(Stored data entries)
*****

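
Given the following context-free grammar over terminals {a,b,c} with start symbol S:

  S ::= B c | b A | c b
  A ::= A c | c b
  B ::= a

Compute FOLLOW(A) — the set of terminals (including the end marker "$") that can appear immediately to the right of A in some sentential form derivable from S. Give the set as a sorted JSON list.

Compute FIRST by fixpoint:
round 1:
  A via A→c b: +{c}
  B via B→a: +{a}
  S via S→B c: +{a}
  S via S→b A: +{b}
  S via S→c b: +{c}
  FIRST[S]={a,b,c}  FIRST[A]={c}  FIRST[B]={a}
round 2: done
  FIRST[S]={a,b,c}  FIRST[A]={c}  FIRST[B]={a}

Compute FOLLOW by fixpoint:
seed FOLLOW(S) with $
pass 1:
  A→A c: FOLLOW(A) ⊇ FIRST(c) = {c}; new: +{c}
  S→B c: FOLLOW(B) ⊇ FIRST(c) = {c}; new: +{c}
  S→b A: FOLLOW(A) ⊇ FOLLOW(S) ⊇ {$}; new: +{$}
  FOLLOW(S)={$}  FOLLOW(A)={$,c}  FOLLOW(B)={c}
pass 2: (no change)
  FOLLOW(S)={$}  FOLLOW(A)={$,c}  FOLLOW(B)={c}

FOLLOW(A) = ["$", "c"]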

*****

Instructions to follow =>
Copy the records above exactly as written.

Written reply =>
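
Given the following context-free grammar over terminals {a,b,c} with start symbol S:

  S ::= B c | b A | c b
  A ::= A c | c b
  B ::= a

Compute FOLLOW(A) — the set of terminals (including the end marker "$") that can appear immediately to the right of A in some sentential form derivable from S. Give the set as a sorted JSON list.

Compute FIRST by fixpoint:
round 1:
  A via A→c b: +{c}
  B via B→a: +{a}
  S via S→B c: +{a}
  S via S→b A: +{b}
  S via S→c b: +{c}
  FIRST[S]={a,b,c}  FIRST[A]={c}  FIRST[B]={a}
round 2: done
  FIRST[S]={a,b,c}  FIRST[A]={c}  FIRST[B]={a}

Compute FOLLOW by fixpoint:
seed FOLLOW(S) with $
pass 1:
  A→A c: FOLLOW(A) ⊇ FIRST(c) = {c}; new: +{c}
  S→B c: FOLLOW(B) ⊇ FIRST(c) = {c}; new: +{c}
  S→b A: FOLLOW(A) ⊇ FOLLOW(S) ⊇ {$}; new: +{$}
  FOLLOW(S)={$}  FOLLOW(A)={$,c}  FOLLOW(B)={c}
pass 2: (no change)
  FOLLOW(S)={$}  FOLLOW(A)={$,c}  FOLLOW(B)={c}

FOLLOW(A) = ["$", "c"]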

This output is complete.